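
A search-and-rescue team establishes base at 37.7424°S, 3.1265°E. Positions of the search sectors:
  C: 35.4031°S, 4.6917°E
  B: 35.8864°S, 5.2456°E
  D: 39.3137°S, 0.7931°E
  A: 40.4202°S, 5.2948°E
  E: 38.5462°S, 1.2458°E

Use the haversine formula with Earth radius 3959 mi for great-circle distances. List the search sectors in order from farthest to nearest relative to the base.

Distances from the base:
A 40.4202°S, 5.2948°E: 218.5 mi
C 35.4031°S, 4.6917°E: 183.5 mi
B 35.8864°S, 5.2456°E: 173.7 mi
D 39.3137°S, 0.7931°E: 166.4 mi
E 38.5462°S, 1.2458°E: 116.3 mi

A, C, B, D, E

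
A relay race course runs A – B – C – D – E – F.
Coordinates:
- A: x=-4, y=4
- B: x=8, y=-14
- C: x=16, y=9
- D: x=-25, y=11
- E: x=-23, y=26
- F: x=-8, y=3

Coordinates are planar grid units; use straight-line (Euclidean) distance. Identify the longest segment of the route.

C–D

Leg distances:
A→B: 21.6
B→C: 24.4
C→D: 41.0
D→E: 15.1
E→F: 27.5
The longest leg is C–D at 41.0.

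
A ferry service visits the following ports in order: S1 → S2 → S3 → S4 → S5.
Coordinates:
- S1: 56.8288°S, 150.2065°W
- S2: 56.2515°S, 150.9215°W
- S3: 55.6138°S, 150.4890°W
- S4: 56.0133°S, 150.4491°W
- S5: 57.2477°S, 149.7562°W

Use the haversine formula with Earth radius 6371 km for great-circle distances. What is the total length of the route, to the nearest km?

Leg distances:
S1→S2: 77.7 km  (cumulative 77.7 km)
S2→S3: 75.9 km  (cumulative 153.6 km)
S3→S4: 44.5 km  (cumulative 198.1 km)
S4→S5: 143.7 km  (cumulative 341.7 km)
Total route length ≈ 342 km.

342 km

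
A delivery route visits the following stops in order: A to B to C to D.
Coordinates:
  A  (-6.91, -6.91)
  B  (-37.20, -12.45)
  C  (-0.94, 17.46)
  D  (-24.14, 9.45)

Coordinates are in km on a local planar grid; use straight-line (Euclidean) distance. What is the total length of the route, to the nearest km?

102 km

Leg distances:
A→B: 30.8 km  (cumulative 30.8 km)
B→C: 47.0 km  (cumulative 77.8 km)
C→D: 24.5 km  (cumulative 102.3 km)
Total route length ≈ 102 km.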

Aim of the task: Please, from the entries above, set down exactly the lines from the one containing "- S1: 56.8288°S, 150.2065°W" through the one containing "- S5: 57.2477°S, 149.7562°W", and only those.

Result of the exercise:
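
- S1: 56.8288°S, 150.2065°W
- S2: 56.2515°S, 150.9215°W
- S3: 55.6138°S, 150.4890°W
- S4: 56.0133°S, 150.4491°W
- S5: 57.2477°S, 149.7562°W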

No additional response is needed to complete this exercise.